-- WORK ITEM --
Starting at the line containing "The tasks for" and ending at the line containing "Had Deps been", print every line of the material below exactly, both ends included, and stop there.

-- SOURCE INFORMATION --
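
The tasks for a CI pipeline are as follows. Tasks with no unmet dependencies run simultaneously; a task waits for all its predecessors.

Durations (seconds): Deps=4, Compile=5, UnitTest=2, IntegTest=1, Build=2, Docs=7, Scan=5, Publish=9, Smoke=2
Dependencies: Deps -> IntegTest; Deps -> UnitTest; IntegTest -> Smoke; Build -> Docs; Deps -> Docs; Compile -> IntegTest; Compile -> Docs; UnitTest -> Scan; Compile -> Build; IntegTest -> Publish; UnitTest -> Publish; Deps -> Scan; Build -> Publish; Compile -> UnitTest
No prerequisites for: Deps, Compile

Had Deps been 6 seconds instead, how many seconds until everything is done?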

---

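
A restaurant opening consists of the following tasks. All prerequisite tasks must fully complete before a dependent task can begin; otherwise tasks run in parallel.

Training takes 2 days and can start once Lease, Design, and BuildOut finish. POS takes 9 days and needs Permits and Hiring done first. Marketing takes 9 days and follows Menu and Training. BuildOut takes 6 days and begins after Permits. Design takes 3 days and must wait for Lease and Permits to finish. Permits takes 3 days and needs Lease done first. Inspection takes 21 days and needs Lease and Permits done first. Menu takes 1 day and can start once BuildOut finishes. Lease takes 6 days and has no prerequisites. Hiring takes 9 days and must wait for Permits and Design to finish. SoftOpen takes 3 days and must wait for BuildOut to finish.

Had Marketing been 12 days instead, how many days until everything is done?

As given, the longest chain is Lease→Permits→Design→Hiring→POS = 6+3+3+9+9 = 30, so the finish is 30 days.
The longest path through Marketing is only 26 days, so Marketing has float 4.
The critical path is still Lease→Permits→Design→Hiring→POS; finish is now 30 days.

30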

-- ANSWER --
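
The tasks for a CI pipeline are as follows. Tasks with no unmet dependencies run simultaneously; a task waits for all its predecessors.

Durations (seconds): Deps=4, Compile=5, UnitTest=2, IntegTest=1, Build=2, Docs=7, Scan=5, Publish=9, Smoke=2
Dependencies: Deps -> IntegTest; Deps -> UnitTest; IntegTest -> Smoke; Build -> Docs; Deps -> Docs; Compile -> IntegTest; Compile -> Docs; UnitTest -> Scan; Compile -> Build; IntegTest -> Publish; UnitTest -> Publish; Deps -> Scan; Build -> Publish; Compile -> UnitTest
No prerequisites for: Deps, Compile

Had Deps been 6 seconds instead, how many seconds until everything is done?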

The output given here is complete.